(What you have to do) The entries below are to be repeated exactly as they stand.

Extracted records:
---

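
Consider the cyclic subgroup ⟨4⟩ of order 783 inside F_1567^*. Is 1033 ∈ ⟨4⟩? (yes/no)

no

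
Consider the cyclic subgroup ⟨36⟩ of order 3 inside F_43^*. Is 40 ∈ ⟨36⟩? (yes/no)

no

⟨36⟩ has order 3; its elements mod 43 are {1, 6, 36}.
40 is not in this set.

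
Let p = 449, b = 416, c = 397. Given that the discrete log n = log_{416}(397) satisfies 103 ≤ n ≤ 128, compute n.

119

Compute 416^103 mod 449 = 158, then multiply by 416 repeatedly:
  416^103=158  416^104=174  416^105=95  416^106=8  416^107=185
  416^108=181  416^109=313  416^110=447  416^111=66  416^112=67
  416^113=34  416^114=225  416^115=208  416^116=320  416^117=216
  416^118=56  416^119=397
Found 397 at exponent 119.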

---

(Task solution)
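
Consider the cyclic subgroup ⟨4⟩ of order 783 inside F_1567^*. Is 1033 ∈ ⟨4⟩? (yes/no)

no

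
Consider the cyclic subgroup ⟨36⟩ of order 3 inside F_43^*. Is 40 ∈ ⟨36⟩? (yes/no)

no

⟨36⟩ has order 3; its elements mod 43 are {1, 6, 36}.
40 is not in this set.

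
Let p = 449, b = 416, c = 397. Given that the discrete log n = log_{416}(397) satisfies 103 ≤ n ≤ 128, compute n.

119

Compute 416^103 mod 449 = 158, then multiply by 416 repeatedly:
  416^103=158  416^104=174  416^105=95  416^106=8  416^107=185
  416^108=181  416^109=313  416^110=447  416^111=66  416^112=67
  416^113=34  416^114=225  416^115=208  416^116=320  416^117=216
  416^118=56  416^119=397
Found 397 at exponent 119.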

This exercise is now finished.